PROBLEM:
In the records below, the line with "- Lab reports (6%)" opens the range and the line with "- Participation (0.34)" closes it; print that range exactly and nothing else.

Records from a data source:
================

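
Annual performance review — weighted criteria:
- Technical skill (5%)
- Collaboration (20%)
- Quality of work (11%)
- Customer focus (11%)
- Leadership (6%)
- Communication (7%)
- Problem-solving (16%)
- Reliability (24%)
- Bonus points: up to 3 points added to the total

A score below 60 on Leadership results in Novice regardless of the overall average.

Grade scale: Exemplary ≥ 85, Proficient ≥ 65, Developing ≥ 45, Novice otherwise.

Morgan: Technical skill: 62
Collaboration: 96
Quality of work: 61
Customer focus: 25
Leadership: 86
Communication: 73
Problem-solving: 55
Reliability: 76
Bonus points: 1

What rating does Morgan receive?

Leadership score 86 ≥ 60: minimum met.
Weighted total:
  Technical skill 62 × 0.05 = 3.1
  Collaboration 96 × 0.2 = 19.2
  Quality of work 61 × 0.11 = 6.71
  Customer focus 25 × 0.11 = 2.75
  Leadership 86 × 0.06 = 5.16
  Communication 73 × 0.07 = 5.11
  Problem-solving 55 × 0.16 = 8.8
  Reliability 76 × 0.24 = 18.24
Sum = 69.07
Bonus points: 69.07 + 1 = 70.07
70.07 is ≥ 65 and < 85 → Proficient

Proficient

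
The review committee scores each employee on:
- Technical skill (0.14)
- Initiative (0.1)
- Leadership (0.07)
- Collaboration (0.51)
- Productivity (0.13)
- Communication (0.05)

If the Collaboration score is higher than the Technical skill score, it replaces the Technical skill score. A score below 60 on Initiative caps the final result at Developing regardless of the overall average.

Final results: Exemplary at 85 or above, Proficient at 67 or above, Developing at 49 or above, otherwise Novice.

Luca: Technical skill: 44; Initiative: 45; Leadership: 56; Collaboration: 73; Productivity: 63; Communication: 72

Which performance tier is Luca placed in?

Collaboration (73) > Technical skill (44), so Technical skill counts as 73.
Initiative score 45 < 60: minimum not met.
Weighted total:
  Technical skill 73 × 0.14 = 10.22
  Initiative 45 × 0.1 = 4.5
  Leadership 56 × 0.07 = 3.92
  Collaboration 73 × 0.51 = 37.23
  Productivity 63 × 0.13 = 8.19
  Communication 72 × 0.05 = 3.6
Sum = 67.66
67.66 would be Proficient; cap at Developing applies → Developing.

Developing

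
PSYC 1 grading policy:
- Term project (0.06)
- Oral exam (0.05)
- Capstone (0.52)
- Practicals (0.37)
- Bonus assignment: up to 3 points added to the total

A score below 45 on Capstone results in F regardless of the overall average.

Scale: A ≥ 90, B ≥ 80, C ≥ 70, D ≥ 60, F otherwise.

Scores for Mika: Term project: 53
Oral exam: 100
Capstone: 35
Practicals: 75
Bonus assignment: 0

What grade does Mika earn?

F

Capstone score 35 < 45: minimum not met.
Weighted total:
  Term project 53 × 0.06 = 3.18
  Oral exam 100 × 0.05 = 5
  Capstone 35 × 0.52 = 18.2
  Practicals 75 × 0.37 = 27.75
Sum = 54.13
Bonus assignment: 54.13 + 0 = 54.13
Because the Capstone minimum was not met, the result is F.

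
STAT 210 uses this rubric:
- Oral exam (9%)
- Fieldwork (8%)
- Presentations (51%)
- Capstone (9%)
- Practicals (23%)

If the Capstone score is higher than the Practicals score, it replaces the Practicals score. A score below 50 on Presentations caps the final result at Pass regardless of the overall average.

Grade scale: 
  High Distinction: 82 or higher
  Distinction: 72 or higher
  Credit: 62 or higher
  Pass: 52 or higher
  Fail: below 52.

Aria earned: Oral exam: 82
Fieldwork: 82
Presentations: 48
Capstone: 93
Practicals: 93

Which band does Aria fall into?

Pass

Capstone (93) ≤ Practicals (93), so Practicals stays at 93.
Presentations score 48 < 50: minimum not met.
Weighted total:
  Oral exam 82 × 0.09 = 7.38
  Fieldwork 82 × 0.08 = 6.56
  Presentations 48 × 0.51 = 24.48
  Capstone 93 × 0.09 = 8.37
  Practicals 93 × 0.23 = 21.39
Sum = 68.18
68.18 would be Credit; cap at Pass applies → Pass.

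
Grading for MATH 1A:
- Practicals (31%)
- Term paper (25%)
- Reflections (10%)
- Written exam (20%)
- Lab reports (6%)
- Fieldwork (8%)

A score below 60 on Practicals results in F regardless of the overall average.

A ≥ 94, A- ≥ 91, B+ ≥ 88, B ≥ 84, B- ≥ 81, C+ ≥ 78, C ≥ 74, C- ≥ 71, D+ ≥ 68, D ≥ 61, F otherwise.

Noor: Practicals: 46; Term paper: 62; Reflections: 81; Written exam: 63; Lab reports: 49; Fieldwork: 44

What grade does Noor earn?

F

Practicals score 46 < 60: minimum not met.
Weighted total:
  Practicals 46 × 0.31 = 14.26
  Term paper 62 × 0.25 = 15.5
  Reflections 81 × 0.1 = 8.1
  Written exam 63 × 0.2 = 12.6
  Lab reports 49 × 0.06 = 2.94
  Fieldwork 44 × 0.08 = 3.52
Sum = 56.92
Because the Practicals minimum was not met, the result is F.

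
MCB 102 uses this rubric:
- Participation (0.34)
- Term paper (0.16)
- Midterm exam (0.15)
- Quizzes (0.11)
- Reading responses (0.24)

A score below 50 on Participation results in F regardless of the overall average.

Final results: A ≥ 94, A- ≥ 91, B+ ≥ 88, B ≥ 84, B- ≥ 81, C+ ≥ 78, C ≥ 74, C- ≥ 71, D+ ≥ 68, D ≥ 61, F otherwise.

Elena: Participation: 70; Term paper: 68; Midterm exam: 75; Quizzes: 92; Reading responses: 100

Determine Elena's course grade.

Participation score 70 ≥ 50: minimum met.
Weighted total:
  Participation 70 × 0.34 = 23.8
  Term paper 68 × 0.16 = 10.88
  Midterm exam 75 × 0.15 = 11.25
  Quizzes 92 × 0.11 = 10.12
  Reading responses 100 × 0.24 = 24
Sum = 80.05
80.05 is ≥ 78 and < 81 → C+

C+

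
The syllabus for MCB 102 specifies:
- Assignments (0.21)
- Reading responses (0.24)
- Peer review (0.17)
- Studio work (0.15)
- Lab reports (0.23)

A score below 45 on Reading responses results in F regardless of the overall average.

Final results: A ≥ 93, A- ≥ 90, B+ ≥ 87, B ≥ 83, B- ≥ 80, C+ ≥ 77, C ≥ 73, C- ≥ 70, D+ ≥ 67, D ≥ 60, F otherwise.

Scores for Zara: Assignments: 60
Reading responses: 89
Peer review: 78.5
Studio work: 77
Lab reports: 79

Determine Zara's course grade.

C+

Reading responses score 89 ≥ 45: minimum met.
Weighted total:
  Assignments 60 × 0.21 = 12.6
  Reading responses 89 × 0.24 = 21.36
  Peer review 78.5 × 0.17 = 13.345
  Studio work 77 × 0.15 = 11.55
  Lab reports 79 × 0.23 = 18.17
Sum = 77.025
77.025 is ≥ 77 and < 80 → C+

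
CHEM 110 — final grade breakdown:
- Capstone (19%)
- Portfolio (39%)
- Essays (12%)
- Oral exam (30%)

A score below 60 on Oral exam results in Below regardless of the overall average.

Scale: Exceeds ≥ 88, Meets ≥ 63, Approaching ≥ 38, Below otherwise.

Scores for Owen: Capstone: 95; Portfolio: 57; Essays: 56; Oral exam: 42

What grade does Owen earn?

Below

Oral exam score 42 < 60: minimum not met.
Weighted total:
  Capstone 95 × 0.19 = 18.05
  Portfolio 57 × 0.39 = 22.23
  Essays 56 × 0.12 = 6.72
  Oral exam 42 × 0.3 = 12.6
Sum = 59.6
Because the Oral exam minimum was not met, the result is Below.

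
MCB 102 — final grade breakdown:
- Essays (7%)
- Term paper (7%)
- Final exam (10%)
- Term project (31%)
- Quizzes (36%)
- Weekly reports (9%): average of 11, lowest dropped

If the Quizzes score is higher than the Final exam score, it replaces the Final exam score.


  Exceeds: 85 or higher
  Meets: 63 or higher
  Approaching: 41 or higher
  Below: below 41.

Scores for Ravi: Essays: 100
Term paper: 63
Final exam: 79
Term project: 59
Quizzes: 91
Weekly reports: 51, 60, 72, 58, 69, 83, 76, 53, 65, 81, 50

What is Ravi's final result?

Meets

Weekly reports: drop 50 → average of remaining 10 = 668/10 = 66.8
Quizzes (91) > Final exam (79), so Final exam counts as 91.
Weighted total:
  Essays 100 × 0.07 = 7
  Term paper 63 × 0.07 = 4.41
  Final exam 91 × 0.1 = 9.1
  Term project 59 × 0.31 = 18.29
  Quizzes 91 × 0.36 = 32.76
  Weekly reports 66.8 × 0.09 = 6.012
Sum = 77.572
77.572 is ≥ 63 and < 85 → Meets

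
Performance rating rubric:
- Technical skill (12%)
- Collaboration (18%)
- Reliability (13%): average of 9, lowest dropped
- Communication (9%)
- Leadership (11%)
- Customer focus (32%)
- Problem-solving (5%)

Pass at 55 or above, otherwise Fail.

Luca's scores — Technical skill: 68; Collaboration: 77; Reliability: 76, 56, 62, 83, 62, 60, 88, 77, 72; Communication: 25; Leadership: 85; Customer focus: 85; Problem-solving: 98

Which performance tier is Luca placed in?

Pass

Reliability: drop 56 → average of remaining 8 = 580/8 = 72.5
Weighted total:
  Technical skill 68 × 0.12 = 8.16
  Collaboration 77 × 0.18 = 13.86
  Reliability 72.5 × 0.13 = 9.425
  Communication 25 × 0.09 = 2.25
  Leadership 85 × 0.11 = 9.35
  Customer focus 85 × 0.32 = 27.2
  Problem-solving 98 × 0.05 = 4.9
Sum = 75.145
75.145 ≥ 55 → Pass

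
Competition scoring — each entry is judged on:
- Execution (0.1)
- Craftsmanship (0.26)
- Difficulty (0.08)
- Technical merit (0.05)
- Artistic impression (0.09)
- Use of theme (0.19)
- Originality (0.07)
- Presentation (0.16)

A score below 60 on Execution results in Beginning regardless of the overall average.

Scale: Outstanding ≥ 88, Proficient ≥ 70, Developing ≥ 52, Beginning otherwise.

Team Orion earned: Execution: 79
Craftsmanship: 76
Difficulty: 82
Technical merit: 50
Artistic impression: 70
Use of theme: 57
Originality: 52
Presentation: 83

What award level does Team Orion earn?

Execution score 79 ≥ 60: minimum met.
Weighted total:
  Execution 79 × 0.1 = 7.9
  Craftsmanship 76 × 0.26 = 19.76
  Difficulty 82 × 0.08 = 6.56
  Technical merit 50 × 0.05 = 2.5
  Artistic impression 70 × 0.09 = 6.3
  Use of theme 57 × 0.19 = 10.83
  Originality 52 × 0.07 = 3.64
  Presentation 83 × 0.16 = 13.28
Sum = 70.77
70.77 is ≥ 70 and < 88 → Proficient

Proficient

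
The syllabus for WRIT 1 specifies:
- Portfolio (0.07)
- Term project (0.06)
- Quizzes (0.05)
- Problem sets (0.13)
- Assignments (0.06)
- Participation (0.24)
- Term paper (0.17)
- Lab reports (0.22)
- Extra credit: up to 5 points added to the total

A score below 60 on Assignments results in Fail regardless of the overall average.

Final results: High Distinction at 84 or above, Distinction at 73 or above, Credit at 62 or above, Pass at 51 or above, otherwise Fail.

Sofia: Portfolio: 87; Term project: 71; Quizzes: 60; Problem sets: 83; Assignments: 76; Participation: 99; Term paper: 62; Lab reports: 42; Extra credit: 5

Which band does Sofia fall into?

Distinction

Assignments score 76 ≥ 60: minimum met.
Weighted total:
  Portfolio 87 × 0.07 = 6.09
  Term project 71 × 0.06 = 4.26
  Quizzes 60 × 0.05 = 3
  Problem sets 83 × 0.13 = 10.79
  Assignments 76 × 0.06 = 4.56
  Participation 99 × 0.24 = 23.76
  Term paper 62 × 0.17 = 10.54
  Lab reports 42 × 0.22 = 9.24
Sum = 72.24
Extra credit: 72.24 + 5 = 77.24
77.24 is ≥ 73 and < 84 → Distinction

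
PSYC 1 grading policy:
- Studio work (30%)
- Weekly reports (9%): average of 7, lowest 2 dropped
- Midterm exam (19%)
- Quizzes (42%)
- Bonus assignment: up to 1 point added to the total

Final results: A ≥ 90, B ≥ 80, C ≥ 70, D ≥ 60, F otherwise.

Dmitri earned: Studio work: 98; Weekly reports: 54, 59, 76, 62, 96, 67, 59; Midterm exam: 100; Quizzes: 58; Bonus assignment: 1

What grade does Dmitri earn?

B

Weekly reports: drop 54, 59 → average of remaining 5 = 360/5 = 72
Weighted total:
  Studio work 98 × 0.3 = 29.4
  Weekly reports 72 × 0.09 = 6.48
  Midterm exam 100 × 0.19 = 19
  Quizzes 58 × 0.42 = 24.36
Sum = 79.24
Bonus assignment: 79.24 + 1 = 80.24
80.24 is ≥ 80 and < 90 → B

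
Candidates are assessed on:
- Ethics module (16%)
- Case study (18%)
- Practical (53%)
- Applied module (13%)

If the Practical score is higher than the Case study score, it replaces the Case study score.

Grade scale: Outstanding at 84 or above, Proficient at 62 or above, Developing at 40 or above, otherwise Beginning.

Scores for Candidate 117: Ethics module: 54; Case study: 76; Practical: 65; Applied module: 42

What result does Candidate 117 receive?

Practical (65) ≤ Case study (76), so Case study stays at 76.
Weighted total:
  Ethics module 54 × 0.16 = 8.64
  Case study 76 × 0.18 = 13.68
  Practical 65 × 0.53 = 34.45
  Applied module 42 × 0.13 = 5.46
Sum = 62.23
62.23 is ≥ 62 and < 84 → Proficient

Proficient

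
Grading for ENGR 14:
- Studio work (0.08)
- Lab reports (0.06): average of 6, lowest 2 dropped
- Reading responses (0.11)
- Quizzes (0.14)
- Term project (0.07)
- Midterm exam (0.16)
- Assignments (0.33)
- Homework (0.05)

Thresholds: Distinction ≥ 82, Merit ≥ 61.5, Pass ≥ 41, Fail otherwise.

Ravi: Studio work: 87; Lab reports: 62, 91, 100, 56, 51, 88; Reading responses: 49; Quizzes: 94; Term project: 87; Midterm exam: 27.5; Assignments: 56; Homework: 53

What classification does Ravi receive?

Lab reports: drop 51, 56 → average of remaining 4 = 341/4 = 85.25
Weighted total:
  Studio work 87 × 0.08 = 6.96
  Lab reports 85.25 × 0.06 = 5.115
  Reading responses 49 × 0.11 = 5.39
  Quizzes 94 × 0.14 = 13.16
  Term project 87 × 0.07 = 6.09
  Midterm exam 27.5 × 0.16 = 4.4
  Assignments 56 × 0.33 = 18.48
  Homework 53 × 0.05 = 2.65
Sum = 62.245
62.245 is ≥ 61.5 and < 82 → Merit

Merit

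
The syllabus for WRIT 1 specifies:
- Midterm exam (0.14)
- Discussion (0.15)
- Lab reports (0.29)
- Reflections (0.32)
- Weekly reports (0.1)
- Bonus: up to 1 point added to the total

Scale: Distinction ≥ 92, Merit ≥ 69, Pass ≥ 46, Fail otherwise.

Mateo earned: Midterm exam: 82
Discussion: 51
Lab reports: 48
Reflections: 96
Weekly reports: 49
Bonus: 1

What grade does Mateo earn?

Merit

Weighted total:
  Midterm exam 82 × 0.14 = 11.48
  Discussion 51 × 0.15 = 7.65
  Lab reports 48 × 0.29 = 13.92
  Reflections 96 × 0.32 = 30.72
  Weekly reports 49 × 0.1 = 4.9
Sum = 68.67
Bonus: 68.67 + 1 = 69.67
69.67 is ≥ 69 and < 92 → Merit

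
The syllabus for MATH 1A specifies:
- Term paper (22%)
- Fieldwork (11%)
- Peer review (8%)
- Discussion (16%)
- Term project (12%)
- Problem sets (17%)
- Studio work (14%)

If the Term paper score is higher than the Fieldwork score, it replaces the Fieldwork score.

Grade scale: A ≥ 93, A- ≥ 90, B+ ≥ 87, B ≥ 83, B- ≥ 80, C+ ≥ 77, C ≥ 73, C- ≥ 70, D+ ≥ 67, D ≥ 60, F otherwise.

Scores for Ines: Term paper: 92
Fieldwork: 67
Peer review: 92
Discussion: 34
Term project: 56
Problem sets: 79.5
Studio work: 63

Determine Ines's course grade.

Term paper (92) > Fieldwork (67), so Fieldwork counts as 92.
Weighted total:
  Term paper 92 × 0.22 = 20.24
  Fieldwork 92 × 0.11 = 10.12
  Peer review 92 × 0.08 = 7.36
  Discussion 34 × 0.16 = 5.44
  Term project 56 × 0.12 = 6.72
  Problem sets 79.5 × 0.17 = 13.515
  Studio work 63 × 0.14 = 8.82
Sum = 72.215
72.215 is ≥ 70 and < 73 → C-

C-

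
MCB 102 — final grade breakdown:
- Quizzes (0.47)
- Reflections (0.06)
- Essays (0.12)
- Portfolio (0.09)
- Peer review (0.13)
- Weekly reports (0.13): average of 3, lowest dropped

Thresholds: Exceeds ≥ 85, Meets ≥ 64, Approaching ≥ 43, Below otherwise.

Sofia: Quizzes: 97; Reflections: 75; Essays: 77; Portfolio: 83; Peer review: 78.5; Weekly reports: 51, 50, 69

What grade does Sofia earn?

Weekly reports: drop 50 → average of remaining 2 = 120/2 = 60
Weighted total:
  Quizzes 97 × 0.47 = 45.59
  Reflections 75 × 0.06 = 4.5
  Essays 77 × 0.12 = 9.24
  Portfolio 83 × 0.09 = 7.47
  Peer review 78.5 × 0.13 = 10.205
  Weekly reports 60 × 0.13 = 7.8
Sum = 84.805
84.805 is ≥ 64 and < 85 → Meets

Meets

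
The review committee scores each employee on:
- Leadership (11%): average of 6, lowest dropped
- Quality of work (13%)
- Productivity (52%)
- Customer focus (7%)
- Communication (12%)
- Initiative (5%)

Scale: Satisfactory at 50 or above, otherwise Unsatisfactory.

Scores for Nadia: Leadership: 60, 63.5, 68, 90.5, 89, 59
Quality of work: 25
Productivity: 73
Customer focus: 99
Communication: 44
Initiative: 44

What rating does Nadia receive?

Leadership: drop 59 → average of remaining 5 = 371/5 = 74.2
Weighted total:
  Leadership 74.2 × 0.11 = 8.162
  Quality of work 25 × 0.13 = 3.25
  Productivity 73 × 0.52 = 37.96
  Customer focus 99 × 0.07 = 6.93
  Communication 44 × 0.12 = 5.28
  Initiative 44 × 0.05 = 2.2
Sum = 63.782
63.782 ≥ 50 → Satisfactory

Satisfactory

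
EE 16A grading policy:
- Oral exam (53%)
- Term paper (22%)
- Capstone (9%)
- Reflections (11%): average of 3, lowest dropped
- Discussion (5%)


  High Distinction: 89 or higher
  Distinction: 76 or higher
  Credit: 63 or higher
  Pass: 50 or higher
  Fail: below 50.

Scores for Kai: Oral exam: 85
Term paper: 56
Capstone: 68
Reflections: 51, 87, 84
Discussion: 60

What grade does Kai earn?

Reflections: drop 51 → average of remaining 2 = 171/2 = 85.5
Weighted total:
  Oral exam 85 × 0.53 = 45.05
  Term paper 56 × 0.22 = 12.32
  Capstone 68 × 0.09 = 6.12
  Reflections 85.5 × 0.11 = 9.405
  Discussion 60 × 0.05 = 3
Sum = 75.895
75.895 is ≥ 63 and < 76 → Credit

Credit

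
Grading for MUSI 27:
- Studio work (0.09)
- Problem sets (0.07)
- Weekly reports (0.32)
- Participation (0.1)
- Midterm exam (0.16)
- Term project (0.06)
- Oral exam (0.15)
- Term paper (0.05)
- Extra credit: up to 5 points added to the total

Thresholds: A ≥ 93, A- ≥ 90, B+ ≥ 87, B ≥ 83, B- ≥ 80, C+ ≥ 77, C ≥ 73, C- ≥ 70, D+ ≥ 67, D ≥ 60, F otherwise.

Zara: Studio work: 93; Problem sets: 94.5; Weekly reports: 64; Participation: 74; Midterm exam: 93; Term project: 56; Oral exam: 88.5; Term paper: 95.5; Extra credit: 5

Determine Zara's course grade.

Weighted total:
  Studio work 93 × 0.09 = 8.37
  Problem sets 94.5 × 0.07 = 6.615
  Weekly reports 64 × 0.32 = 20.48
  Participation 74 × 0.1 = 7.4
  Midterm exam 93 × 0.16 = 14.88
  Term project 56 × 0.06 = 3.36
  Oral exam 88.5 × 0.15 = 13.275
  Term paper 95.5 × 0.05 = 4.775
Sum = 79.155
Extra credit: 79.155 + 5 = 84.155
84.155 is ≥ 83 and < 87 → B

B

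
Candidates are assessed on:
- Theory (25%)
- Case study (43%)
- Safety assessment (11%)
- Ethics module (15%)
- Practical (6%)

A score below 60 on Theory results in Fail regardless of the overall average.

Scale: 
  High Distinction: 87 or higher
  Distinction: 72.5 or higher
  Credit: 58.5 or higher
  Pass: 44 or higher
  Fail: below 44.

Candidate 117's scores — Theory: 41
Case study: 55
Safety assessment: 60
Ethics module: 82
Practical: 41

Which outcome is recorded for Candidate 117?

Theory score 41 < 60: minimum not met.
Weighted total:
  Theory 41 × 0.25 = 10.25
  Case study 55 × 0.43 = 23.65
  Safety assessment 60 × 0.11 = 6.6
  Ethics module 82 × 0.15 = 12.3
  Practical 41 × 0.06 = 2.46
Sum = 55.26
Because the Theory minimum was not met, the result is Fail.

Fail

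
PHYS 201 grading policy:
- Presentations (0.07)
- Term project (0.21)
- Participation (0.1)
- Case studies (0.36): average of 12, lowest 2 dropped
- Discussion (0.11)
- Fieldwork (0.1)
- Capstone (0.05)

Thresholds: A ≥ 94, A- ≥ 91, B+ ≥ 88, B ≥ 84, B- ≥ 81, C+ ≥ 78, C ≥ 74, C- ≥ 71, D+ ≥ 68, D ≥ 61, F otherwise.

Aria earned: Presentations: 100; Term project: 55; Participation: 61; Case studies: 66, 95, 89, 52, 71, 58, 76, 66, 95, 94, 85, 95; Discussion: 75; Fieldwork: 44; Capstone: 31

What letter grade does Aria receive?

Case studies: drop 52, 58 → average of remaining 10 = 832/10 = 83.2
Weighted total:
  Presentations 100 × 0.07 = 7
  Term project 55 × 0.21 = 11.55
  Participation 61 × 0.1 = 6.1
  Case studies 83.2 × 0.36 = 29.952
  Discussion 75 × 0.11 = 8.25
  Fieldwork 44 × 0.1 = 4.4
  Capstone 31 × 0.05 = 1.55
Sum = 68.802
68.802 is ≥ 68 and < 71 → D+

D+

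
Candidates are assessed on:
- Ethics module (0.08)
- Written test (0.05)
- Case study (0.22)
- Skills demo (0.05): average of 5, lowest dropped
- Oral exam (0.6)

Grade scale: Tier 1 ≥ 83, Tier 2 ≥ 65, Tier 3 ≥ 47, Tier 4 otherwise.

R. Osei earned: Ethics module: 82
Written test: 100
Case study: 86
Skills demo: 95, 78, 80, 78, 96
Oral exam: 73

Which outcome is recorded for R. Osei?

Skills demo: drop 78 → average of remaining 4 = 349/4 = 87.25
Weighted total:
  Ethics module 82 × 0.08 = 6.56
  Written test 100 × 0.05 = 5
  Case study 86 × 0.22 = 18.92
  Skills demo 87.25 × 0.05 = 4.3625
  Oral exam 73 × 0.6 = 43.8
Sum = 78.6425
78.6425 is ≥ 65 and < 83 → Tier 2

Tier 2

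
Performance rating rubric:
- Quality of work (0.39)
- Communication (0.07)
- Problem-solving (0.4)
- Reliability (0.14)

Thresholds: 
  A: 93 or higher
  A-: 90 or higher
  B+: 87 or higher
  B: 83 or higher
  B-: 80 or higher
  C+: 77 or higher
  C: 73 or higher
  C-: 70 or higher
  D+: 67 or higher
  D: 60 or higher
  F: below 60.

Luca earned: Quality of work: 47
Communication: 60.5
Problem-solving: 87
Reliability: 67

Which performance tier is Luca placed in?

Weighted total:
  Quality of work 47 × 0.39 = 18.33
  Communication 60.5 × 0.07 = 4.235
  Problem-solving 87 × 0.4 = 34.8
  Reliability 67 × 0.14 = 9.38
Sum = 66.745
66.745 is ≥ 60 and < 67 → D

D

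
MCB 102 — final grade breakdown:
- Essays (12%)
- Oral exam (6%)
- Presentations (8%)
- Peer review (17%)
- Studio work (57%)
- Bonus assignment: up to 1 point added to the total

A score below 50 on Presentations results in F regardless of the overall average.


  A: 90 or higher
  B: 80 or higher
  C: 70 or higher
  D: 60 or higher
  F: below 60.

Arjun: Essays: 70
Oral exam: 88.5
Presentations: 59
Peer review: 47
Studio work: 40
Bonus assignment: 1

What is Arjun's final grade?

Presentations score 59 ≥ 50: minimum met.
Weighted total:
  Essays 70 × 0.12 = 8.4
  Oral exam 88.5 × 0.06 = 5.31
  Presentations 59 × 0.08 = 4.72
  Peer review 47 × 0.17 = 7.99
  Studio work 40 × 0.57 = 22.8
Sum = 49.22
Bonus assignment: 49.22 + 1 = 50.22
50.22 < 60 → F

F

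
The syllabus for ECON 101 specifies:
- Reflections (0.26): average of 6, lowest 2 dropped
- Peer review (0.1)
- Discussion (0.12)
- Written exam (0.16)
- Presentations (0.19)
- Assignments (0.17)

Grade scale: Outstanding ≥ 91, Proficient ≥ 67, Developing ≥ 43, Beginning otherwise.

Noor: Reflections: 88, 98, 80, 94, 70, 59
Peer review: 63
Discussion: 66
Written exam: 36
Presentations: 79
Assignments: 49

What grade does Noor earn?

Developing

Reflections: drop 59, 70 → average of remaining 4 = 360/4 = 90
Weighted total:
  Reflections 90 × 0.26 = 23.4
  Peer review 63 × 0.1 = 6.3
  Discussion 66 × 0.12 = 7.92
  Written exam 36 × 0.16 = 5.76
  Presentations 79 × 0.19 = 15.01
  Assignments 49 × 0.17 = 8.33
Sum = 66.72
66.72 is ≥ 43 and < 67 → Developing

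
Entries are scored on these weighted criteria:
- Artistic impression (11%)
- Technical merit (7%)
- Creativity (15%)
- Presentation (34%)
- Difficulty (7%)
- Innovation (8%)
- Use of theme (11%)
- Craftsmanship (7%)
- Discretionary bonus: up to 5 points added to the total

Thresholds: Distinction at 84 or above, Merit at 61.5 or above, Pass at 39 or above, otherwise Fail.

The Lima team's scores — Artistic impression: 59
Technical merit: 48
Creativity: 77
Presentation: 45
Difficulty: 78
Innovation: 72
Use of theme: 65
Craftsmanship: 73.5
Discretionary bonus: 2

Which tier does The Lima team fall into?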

================

REPLY:
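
- Lab reports (6%)
- Fieldwork (8%)

A score below 60 on Practicals results in F regardless of the overall average.

A ≥ 94, A- ≥ 91, B+ ≥ 88, B ≥ 84, B- ≥ 81, C+ ≥ 78, C ≥ 74, C- ≥ 71, D+ ≥ 68, D ≥ 61, F otherwise.

Noor: Practicals: 46; Term paper: 62; Reflections: 81; Written exam: 63; Lab reports: 49; Fieldwork: 44

What grade does Noor earn?

F

Practicals score 46 < 60: minimum not met.
Weighted total:
  Practicals 46 × 0.31 = 14.26
  Term paper 62 × 0.25 = 15.5
  Reflections 81 × 0.1 = 8.1
  Written exam 63 × 0.2 = 12.6
  Lab reports 49 × 0.06 = 2.94
  Fieldwork 44 × 0.08 = 3.52
Sum = 56.92
Because the Practicals minimum was not met, the result is F.

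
MCB 102 uses this rubric:
- Participation (0.34)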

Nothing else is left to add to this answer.